*** Block opens ***
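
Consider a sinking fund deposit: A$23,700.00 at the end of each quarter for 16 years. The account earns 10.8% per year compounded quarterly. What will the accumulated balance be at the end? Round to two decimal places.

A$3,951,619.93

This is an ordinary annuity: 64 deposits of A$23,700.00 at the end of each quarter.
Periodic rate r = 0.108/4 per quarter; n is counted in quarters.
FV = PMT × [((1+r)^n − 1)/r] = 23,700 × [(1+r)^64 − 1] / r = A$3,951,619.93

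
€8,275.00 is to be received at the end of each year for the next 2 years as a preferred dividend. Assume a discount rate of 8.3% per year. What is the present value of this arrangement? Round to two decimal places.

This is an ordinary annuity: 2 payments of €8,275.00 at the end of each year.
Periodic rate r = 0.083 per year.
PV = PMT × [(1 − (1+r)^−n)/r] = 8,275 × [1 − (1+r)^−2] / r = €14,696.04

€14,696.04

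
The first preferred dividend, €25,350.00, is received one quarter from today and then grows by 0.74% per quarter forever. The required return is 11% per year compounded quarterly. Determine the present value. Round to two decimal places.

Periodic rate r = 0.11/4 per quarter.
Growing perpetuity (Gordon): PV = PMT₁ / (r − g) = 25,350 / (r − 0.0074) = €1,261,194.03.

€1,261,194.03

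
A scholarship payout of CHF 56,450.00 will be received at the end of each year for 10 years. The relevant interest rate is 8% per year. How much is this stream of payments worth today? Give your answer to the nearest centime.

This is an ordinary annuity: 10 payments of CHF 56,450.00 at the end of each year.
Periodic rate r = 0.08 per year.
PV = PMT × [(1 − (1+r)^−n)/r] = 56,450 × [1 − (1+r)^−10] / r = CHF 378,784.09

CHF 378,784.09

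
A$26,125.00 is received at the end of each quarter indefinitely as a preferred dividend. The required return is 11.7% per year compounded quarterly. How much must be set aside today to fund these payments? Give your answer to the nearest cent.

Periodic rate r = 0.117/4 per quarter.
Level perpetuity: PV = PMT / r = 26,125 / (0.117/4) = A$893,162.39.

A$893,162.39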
*** Block closes ***
• **Task directions**
When you reach the end of the data, write every line out again verbatim.

• **Response area**
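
Consider a sinking fund deposit: A$23,700.00 at the end of each quarter for 16 years. The account earns 10.8% per year compounded quarterly. What will the accumulated balance be at the end? Round to two decimal places.

A$3,951,619.93

This is an ordinary annuity: 64 deposits of A$23,700.00 at the end of each quarter.
Periodic rate r = 0.108/4 per quarter; n is counted in quarters.
FV = PMT × [((1+r)^n − 1)/r] = 23,700 × [(1+r)^64 − 1] / r = A$3,951,619.93

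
€8,275.00 is to be received at the end of each year for the next 2 years as a preferred dividend. Assume a discount rate of 8.3% per year. What is the present value of this arrangement? Round to two decimal places.

This is an ordinary annuity: 2 payments of €8,275.00 at the end of each year.
Periodic rate r = 0.083 per year.
PV = PMT × [(1 − (1+r)^−n)/r] = 8,275 × [1 − (1+r)^−2] / r = €14,696.04

€14,696.04

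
The first preferred dividend, €25,350.00, is received one quarter from today and then grows by 0.74% per quarter forever. The required return is 11% per year compounded quarterly. Determine the present value. Round to two decimal places.

Periodic rate r = 0.11/4 per quarter.
Growing perpetuity (Gordon): PV = PMT₁ / (r − g) = 25,350 / (r − 0.0074) = €1,261,194.03.

€1,261,194.03

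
A scholarship payout of CHF 56,450.00 will be received at the end of each year for 10 years. The relevant interest rate is 8% per year. How much is this stream of payments worth today? Give your answer to the nearest centime.

This is an ordinary annuity: 10 payments of CHF 56,450.00 at the end of each year.
Periodic rate r = 0.08 per year.
PV = PMT × [(1 − (1+r)^−n)/r] = 56,450 × [1 − (1+r)^−10] / r = CHF 378,784.09

CHF 378,784.09

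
A$26,125.00 is received at the end of each quarter indefinitely as a preferred dividend. The required return is 11.7% per year compounded quarterly. How much must be set aside today to fund these payments? Give your answer to the nearest cent.

Periodic rate r = 0.117/4 per quarter.
Level perpetuity: PV = PMT / r = 26,125 / (0.117/4) = A$893,162.39.

A$893,162.39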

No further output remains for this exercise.